Problem details:
Every entry must appear in the answer exactly as it does here.

Source data:
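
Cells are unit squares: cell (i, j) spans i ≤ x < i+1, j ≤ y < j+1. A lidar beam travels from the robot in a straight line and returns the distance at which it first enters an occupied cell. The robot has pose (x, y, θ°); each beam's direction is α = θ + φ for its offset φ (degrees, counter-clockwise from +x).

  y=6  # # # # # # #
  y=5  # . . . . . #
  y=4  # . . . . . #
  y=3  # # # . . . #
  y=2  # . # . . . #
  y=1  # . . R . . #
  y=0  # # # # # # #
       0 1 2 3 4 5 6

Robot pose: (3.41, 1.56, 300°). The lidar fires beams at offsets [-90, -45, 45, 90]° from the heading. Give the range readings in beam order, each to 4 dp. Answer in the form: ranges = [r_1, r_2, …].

beam 1: φ=-90°, α=210°
  cosα=-0.8660 sinα=-0.5000 | (3,1) | tMaxX 0.4734 tMaxY 1.1200 | tΔX 1.1547 tΔY 2.0000
    t=0.4734 [x] (2,1)
    t=1.1200 [y] (2,0) — stop
  → r_1 = 1.1200
beam 2: φ=-45°, α=255°
  cosα=-0.2588 sinα=-0.9659 | (3,1) | tMaxX 1.5841 tMaxY 0.5798 | tΔX 3.8637 tΔY 1.0353
    t=0.5798 [y] (3,0) — stop
  → r_2 = 0.5798
beam 3: φ=45°, α=345°
  cosα=0.9659 sinα=-0.2588 | (3,1) | tMaxX 0.6108 tMaxY 2.1637 | tΔX 1.0353 tΔY 3.8637
    t=0.6108 [x] (4,1)
    t=1.6461 [x] (5,1)
    t=2.1637 [y] (5,0) — stop
  → r_3 = 2.1637
beam 4: φ=90°, α=30°
  cosα=0.8660 sinα=0.5000 | (3,1) | tMaxX 0.6813 tMaxY 0.8800 | tΔX 1.1547 tΔY 2.0000
    t=0.6813 [x] (4,1)
    t=0.8800 [y] (4,2)
    t=1.8360 [x] (5,2)
    t=2.8800 [y] (5,3)
    t=2.9907 [x] (6,3) — stop
  → r_4 = 2.9907

ranges = [1.1200, 0.5798, 2.1637, 2.9907]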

Answer to this exercise:
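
Cells are unit squares: cell (i, j) spans i ≤ x < i+1, j ≤ y < j+1. A lidar beam travels from the robot in a straight line and returns the distance at which it first enters an occupied cell. The robot has pose (x, y, θ°); each beam's direction is α = θ + φ for its offset φ (degrees, counter-clockwise from +x).

  y=6  # # # # # # #
  y=5  # . . . . . #
  y=4  # . . . . . #
  y=3  # # # . . . #
  y=2  # . # . . . #
  y=1  # . . R . . #
  y=0  # # # # # # #
       0 1 2 3 4 5 6

Robot pose: (3.41, 1.56, 300°). The lidar fires beams at offsets [-90, -45, 45, 90]° from the heading. Give the range readings in beam order, each to 4 dp. Answer in the form: ranges = [r_1, r_2, …].

beam 1: φ=-90°, α=210°
  cosα=-0.8660 sinα=-0.5000 | (3,1) | tMaxX 0.4734 tMaxY 1.1200 | tΔX 1.1547 tΔY 2.0000
    t=0.4734 [x] (2,1)
    t=1.1200 [y] (2,0) — stop
  → r_1 = 1.1200
beam 2: φ=-45°, α=255°
  cosα=-0.2588 sinα=-0.9659 | (3,1) | tMaxX 1.5841 tMaxY 0.5798 | tΔX 3.8637 tΔY 1.0353
    t=0.5798 [y] (3,0) — stop
  → r_2 = 0.5798
beam 3: φ=45°, α=345°
  cosα=0.9659 sinα=-0.2588 | (3,1) | tMaxX 0.6108 tMaxY 2.1637 | tΔX 1.0353 tΔY 3.8637
    t=0.6108 [x] (4,1)
    t=1.6461 [x] (5,1)
    t=2.1637 [y] (5,0) — stop
  → r_3 = 2.1637
beam 4: φ=90°, α=30°
  cosα=0.8660 sinα=0.5000 | (3,1) | tMaxX 0.6813 tMaxY 0.8800 | tΔX 1.1547 tΔY 2.0000
    t=0.6813 [x] (4,1)
    t=0.8800 [y] (4,2)
    t=1.8360 [x] (5,2)
    t=2.8800 [y] (5,3)
    t=2.9907 [x] (6,3) — stop
  → r_4 = 2.9907

ranges = [1.1200, 0.5798, 2.1637, 2.9907]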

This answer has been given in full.